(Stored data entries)
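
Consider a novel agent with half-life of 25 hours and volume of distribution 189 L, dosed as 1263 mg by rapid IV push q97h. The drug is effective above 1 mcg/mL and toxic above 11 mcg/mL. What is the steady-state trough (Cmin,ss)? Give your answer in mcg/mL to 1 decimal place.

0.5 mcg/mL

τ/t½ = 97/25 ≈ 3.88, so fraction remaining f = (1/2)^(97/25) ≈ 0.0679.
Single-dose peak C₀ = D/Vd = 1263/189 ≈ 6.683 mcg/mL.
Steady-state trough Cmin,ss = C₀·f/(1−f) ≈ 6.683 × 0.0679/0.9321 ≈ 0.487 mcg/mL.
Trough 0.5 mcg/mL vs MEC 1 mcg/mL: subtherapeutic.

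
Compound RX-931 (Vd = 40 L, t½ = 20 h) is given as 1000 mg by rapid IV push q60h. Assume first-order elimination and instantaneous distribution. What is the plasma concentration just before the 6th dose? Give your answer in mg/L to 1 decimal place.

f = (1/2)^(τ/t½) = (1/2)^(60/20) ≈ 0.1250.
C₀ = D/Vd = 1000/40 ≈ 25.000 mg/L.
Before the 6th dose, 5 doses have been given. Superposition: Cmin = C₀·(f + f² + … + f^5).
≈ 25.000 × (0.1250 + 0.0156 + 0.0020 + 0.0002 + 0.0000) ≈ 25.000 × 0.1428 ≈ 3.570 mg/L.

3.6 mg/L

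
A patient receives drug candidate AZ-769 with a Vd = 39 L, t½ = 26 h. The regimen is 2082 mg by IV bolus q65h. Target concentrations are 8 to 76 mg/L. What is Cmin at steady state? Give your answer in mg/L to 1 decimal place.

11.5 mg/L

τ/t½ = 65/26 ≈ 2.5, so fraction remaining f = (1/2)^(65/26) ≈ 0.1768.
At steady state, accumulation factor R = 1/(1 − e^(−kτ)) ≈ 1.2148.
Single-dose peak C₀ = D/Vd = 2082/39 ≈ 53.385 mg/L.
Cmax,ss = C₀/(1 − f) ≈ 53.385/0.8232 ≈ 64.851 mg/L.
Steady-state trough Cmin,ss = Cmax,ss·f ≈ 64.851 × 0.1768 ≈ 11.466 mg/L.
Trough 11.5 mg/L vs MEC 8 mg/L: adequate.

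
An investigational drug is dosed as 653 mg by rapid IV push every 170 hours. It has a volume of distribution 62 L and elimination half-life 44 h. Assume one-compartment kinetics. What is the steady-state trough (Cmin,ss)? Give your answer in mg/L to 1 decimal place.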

Task objective>
Restate word for word the lines above, beginning with the one that contains "A patient receives" and ending with the last line.

Solution to the exercise>
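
A patient receives drug candidate AZ-769 with a Vd = 39 L, t½ = 26 h. The regimen is 2082 mg by IV bolus q65h. Target concentrations are 8 to 76 mg/L. What is Cmin at steady state? Give your answer in mg/L to 1 decimal place.

11.5 mg/L

τ/t½ = 65/26 ≈ 2.5, so fraction remaining f = (1/2)^(65/26) ≈ 0.1768.
At steady state, accumulation factor R = 1/(1 − e^(−kτ)) ≈ 1.2148.
Single-dose peak C₀ = D/Vd = 2082/39 ≈ 53.385 mg/L.
Cmax,ss = C₀/(1 − f) ≈ 53.385/0.8232 ≈ 64.851 mg/L.
Steady-state trough Cmin,ss = Cmax,ss·f ≈ 64.851 × 0.1768 ≈ 11.466 mg/L.
Trough 11.5 mg/L vs MEC 8 mg/L: adequate.

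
An investigational drug is dosed as 653 mg by rapid IV push every 170 hours. It has a volume of distribution 62 L and elimination half-life 44 h. Assume one-compartment kinetics. What is the steady-state trough (Cmin,ss)? Give your answer in mg/L to 1 decimal place.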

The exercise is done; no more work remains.